Excerpted records Start Marker

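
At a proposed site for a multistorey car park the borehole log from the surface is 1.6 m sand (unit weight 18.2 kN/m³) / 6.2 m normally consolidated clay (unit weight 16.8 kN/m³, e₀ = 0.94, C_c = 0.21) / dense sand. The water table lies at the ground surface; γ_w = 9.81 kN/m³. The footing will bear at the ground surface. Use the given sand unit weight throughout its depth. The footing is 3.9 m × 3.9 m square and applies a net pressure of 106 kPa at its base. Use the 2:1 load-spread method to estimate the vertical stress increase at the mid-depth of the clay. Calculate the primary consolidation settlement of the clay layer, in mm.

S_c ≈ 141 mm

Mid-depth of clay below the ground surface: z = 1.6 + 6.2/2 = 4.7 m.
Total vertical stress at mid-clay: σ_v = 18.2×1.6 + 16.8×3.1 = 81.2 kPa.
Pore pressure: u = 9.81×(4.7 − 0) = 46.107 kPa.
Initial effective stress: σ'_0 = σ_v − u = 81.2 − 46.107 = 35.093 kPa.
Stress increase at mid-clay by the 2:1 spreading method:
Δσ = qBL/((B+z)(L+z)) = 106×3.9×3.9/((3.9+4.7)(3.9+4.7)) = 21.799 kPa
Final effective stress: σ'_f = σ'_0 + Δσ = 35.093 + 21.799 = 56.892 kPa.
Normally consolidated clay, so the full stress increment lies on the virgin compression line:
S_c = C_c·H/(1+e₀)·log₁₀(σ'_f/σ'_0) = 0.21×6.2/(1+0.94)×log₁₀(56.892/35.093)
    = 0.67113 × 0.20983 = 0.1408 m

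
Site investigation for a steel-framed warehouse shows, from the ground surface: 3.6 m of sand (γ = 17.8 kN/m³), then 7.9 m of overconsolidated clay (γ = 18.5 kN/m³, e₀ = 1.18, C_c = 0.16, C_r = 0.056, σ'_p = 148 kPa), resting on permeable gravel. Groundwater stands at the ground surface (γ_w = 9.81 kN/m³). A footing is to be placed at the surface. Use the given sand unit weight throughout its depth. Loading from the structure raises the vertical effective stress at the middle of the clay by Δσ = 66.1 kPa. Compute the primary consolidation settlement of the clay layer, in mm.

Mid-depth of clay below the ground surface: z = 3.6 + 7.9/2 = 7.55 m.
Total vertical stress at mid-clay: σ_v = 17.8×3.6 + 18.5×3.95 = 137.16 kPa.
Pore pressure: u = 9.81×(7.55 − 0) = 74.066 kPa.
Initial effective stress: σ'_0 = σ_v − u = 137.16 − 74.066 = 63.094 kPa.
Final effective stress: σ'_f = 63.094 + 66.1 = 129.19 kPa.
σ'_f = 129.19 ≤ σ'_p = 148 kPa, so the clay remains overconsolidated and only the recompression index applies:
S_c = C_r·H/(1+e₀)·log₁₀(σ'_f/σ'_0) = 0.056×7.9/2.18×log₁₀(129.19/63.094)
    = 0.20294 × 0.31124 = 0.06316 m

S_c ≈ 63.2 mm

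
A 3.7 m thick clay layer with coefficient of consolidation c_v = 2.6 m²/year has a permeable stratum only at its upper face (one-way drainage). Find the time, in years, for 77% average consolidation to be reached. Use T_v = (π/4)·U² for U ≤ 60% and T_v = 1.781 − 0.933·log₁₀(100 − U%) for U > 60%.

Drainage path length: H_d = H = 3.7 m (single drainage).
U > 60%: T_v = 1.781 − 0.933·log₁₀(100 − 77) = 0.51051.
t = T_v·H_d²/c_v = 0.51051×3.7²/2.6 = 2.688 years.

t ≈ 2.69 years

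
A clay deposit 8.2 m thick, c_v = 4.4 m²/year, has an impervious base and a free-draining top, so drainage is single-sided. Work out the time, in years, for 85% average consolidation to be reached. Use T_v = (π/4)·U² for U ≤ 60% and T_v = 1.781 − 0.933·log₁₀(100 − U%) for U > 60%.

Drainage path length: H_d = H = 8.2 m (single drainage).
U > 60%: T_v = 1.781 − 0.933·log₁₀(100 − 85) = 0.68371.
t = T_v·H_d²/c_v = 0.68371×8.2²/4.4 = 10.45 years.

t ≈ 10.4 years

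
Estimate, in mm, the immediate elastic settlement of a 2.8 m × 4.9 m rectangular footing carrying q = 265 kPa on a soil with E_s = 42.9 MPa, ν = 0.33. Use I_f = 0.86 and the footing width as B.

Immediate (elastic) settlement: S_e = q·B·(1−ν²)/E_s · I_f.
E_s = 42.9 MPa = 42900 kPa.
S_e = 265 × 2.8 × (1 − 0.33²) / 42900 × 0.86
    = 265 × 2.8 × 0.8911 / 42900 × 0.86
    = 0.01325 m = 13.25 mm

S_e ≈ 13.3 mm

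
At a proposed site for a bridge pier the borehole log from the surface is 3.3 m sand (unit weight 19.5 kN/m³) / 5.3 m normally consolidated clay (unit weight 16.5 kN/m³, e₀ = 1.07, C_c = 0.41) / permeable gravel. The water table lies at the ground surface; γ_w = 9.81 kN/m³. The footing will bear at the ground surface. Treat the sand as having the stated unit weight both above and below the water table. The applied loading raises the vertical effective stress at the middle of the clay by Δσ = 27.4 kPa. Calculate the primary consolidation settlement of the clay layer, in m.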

Excerpted records End Marker
Excerpted records Start Marker

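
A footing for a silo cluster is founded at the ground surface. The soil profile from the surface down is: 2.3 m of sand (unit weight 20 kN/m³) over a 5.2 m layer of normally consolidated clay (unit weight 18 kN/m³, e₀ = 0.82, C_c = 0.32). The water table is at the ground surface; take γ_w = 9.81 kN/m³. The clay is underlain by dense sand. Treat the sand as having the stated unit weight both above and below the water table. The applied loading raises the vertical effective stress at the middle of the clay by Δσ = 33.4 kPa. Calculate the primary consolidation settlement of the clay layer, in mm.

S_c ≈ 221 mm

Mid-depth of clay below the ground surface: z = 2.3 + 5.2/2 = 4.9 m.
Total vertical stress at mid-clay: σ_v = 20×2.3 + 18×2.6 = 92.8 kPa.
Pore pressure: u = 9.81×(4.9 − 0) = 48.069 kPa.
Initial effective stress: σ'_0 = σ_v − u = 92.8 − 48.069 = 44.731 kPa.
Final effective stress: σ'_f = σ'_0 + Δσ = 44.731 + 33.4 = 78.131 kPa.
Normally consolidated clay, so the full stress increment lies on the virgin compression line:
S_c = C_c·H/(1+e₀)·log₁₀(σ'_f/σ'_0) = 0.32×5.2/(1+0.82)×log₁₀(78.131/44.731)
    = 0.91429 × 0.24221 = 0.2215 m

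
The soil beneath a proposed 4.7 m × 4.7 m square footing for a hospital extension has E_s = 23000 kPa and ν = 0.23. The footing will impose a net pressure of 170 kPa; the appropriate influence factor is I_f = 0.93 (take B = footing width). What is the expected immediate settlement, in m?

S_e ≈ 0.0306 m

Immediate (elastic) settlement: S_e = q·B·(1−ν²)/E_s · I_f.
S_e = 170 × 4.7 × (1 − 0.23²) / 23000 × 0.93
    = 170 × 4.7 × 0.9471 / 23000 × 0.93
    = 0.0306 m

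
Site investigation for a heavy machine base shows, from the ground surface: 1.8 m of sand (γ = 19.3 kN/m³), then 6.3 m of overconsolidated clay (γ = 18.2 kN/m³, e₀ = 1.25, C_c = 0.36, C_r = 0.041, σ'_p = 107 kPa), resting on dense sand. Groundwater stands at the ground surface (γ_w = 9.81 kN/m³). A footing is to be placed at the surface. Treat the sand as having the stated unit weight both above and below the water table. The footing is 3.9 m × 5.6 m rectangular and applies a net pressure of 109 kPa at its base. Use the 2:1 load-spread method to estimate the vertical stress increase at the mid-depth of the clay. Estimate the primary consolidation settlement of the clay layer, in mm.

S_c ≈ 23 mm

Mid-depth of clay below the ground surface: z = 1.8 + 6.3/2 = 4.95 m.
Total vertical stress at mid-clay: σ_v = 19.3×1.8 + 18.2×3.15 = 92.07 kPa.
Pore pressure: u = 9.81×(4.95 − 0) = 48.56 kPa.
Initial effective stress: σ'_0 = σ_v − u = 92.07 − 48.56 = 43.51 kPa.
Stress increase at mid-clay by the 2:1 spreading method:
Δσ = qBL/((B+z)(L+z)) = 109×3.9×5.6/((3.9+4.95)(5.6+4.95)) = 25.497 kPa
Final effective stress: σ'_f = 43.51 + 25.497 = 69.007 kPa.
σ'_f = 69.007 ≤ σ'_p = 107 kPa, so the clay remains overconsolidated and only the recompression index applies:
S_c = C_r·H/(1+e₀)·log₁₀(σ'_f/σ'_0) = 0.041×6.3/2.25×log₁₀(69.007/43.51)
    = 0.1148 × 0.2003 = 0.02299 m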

Excerpted records End Marker

*Exercise requirements*: Looking at the data above, return every line from the one with "Estimate, in mm, the" down to the one with "At a proposed site for a bridge", exactly and inclusively.

*Task result*:
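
Estimate, in mm, the immediate elastic settlement of a 2.8 m × 4.9 m rectangular footing carrying q = 265 kPa on a soil with E_s = 42.9 MPa, ν = 0.33. Use I_f = 0.86 and the footing width as B.

Immediate (elastic) settlement: S_e = q·B·(1−ν²)/E_s · I_f.
E_s = 42.9 MPa = 42900 kPa.
S_e = 265 × 2.8 × (1 − 0.33²) / 42900 × 0.86
    = 265 × 2.8 × 0.8911 / 42900 × 0.86
    = 0.01325 m = 13.25 mm

S_e ≈ 13.3 mm

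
At a proposed site for a bridge pier the borehole log from the surface is 3.3 m sand (unit weight 19.5 kN/m³) / 5.3 m normally consolidated clay (unit weight 16.5 kN/m³, e₀ = 1.07, C_c = 0.41) / permeable gravel. The water table lies at the ground surface; γ_w = 9.81 kN/m³. The footing will bear at the ground surface. Treat the sand as having the stated unit weight both above and below the water table. The applied loading raises the vertical effective stress at the middle of the clay by Δσ = 27.4 kPa. Calculate the primary consolidation settlement of the clay layer, in m.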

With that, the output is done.